◆ **WORK INSTRUCTION**
A stretch of the entries below is to be set down exactly, running from the line with "- DST ends: last" through the line with "Note that September", both included, and no other line.
--------
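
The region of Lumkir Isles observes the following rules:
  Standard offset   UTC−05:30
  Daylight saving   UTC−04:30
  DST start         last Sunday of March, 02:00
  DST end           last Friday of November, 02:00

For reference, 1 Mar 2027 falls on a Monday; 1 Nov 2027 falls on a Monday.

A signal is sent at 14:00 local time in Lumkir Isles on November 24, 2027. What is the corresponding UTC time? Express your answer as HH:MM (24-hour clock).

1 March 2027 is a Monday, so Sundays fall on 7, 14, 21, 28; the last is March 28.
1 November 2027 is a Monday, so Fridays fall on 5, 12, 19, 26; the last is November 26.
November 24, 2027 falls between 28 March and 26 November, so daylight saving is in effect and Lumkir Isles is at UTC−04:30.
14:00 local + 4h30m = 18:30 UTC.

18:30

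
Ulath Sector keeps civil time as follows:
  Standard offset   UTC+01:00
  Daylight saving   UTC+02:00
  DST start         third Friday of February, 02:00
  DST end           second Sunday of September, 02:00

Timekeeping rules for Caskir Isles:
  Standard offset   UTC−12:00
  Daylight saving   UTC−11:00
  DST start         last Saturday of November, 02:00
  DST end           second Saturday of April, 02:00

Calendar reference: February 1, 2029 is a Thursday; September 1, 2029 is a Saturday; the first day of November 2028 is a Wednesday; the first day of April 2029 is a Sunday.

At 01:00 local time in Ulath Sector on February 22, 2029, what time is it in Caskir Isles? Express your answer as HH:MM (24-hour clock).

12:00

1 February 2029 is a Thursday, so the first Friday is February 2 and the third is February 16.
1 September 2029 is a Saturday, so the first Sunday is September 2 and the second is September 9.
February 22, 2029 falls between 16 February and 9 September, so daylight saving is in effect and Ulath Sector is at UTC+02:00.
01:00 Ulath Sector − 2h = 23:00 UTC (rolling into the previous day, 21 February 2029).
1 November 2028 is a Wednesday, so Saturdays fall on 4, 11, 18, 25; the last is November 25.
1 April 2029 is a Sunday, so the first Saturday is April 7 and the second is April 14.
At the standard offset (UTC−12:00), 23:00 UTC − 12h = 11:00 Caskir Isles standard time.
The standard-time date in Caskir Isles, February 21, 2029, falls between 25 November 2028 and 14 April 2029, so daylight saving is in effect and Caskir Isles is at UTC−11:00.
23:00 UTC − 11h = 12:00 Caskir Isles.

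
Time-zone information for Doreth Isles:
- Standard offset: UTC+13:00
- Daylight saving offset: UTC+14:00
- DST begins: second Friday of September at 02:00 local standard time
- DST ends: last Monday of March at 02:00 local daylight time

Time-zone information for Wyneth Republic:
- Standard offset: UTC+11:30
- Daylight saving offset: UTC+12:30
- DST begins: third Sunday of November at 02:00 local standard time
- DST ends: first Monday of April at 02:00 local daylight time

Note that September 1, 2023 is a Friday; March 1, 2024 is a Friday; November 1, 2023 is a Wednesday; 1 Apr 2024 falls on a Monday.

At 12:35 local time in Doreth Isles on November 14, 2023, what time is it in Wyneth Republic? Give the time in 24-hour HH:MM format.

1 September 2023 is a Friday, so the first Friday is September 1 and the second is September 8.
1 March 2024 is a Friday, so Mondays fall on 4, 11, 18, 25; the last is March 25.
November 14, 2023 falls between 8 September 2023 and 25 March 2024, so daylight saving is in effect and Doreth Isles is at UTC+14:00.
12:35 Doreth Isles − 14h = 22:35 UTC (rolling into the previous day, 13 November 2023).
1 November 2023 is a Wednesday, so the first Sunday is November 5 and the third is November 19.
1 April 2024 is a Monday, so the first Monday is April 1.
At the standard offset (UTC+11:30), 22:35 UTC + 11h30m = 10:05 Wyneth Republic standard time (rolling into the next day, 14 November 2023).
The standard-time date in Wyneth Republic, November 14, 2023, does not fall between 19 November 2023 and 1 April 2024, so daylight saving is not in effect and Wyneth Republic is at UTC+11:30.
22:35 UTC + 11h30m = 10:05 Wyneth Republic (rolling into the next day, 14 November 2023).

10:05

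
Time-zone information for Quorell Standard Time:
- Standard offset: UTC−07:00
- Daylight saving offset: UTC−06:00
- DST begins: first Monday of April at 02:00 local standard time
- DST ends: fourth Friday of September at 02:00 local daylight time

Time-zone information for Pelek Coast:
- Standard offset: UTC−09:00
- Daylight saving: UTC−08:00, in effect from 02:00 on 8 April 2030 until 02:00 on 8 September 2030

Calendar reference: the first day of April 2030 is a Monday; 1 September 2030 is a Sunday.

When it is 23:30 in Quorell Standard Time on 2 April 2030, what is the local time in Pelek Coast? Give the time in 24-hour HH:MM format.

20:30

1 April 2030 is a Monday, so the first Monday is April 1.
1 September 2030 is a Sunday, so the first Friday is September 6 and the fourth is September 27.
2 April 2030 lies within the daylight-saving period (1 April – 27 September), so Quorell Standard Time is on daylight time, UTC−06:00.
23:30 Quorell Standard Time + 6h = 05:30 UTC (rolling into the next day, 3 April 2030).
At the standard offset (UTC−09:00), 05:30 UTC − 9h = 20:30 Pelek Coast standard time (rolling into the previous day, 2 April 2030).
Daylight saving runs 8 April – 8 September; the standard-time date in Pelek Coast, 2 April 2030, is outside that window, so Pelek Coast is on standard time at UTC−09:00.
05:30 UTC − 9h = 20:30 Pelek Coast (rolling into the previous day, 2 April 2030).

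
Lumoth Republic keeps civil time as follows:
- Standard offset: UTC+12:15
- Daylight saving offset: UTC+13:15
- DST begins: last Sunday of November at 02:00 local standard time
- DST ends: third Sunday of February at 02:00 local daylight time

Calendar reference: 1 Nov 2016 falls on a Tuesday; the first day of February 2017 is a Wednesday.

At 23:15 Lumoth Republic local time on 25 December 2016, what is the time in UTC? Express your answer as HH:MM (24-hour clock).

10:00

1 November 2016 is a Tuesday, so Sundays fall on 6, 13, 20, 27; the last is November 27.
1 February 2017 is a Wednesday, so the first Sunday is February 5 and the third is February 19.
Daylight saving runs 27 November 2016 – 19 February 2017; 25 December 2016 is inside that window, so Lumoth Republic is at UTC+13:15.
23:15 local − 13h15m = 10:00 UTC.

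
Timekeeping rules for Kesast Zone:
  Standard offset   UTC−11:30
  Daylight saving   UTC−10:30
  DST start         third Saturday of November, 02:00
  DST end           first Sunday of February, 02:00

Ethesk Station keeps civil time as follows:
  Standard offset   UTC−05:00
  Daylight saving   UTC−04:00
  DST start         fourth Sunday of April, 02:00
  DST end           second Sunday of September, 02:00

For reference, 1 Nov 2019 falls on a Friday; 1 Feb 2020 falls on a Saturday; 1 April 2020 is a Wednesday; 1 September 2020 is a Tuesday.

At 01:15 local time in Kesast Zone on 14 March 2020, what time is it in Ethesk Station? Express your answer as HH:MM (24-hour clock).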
--------
◆ **COMPLETED TASK**
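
- DST ends: last Monday of March at 02:00 local daylight time

Time-zone information for Wyneth Republic:
- Standard offset: UTC+11:30
- Daylight saving offset: UTC+12:30
- DST begins: third Sunday of November at 02:00 local standard time
- DST ends: first Monday of April at 02:00 local daylight time

Note that September 1, 2023 is a Friday; March 1, 2024 is a Friday; November 1, 2023 is a Wednesday; 1 Apr 2024 falls on a Monday.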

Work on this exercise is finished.